Stored items:
::::::::::

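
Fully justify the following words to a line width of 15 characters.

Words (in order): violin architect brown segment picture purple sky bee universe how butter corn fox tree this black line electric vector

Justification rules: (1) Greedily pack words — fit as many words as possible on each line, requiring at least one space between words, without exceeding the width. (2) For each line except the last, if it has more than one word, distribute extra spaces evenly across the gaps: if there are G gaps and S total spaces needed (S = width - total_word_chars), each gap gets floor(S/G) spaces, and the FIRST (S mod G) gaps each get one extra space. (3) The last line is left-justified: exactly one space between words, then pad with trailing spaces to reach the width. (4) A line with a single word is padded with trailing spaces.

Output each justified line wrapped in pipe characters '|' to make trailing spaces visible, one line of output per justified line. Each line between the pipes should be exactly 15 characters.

Line 1: ['violin'] (min_width=6, slack=9)
Line 2: ['architect', 'brown'] (min_width=15, slack=0)
Line 3: ['segment', 'picture'] (min_width=15, slack=0)
Line 4: ['purple', 'sky', 'bee'] (min_width=14, slack=1)
Line 5: ['universe', 'how'] (min_width=12, slack=3)
Line 6: ['butter', 'corn', 'fox'] (min_width=15, slack=0)
Line 7: ['tree', 'this', 'black'] (min_width=15, slack=0)
Line 8: ['line', 'electric'] (min_width=13, slack=2)
Line 9: ['vector'] (min_width=6, slack=9)

Answer: |violin         |
|architect brown|
|segment picture|
|purple  sky bee|
|universe    how|
|butter corn fox|
|tree this black|
|line   electric|
|vector         |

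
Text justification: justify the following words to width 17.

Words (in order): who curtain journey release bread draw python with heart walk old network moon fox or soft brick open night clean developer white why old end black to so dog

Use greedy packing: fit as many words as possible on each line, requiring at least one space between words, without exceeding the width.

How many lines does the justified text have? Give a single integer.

Answer: 10

Derivation:
Line 1: ['who', 'curtain'] (min_width=11, slack=6)
Line 2: ['journey', 'release'] (min_width=15, slack=2)
Line 3: ['bread', 'draw', 'python'] (min_width=17, slack=0)
Line 4: ['with', 'heart', 'walk'] (min_width=15, slack=2)
Line 5: ['old', 'network', 'moon'] (min_width=16, slack=1)
Line 6: ['fox', 'or', 'soft', 'brick'] (min_width=17, slack=0)
Line 7: ['open', 'night', 'clean'] (min_width=16, slack=1)
Line 8: ['developer', 'white'] (min_width=15, slack=2)
Line 9: ['why', 'old', 'end', 'black'] (min_width=17, slack=0)
Line 10: ['to', 'so', 'dog'] (min_width=9, slack=8)
Total lines: 10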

::::::::::

All the records above must be transcribed without a single change to any word.

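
Fully justify the following words to a line width of 15 characters.

Words (in order): violin architect brown segment picture purple sky bee universe how butter corn fox tree this black line electric vector

Justification rules: (1) Greedily pack words — fit as many words as possible on each line, requiring at least one space between words, without exceeding the width. (2) For each line except the last, if it has more than one word, distribute extra spaces evenly across the gaps: if there are G gaps and S total spaces needed (S = width - total_word_chars), each gap gets floor(S/G) spaces, and the FIRST (S mod G) gaps each get one extra space. (3) The last line is left-justified: exactly one space between words, then pad with trailing spaces to reach the width. (4) A line with a single word is padded with trailing spaces.

Output each justified line wrapped in pipe characters '|' to make trailing spaces visible, one line of output per justified line. Each line between the pipes should be exactly 15 characters.

Line 1: ['violin'] (min_width=6, slack=9)
Line 2: ['architect', 'brown'] (min_width=15, slack=0)
Line 3: ['segment', 'picture'] (min_width=15, slack=0)
Line 4: ['purple', 'sky', 'bee'] (min_width=14, slack=1)
Line 5: ['universe', 'how'] (min_width=12, slack=3)
Line 6: ['butter', 'corn', 'fox'] (min_width=15, slack=0)
Line 7: ['tree', 'this', 'black'] (min_width=15, slack=0)
Line 8: ['line', 'electric'] (min_width=13, slack=2)
Line 9: ['vector'] (min_width=6, slack=9)

Answer: |violin         |
|architect brown|
|segment picture|
|purple  sky bee|
|universe    how|
|butter corn fox|
|tree this black|
|line   electric|
|vector         |

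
Text justification: justify the following words to width 17.

Words (in order): who curtain journey release bread draw python with heart walk old network moon fox or soft brick open night clean developer white why old end black to so dog

Use greedy packing: fit as many words as possible on each line, requiring at least one space between words, without exceeding the width.

How many lines does the justified text have? Give a single integer.

Answer: 10

Derivation:
Line 1: ['who', 'curtain'] (min_width=11, slack=6)
Line 2: ['journey', 'release'] (min_width=15, slack=2)
Line 3: ['bread', 'draw', 'python'] (min_width=17, slack=0)
Line 4: ['with', 'heart', 'walk'] (min_width=15, slack=2)
Line 5: ['old', 'network', 'moon'] (min_width=16, slack=1)
Line 6: ['fox', 'or', 'soft', 'brick'] (min_width=17, slack=0)
Line 7: ['open', 'night', 'clean'] (min_width=16, slack=1)
Line 8: ['developer', 'white'] (min_width=15, slack=2)
Line 9: ['why', 'old', 'end', 'black'] (min_width=17, slack=0)
Line 10: ['to', 'so', 'dog'] (min_width=9, slack=8)
Total lines: 10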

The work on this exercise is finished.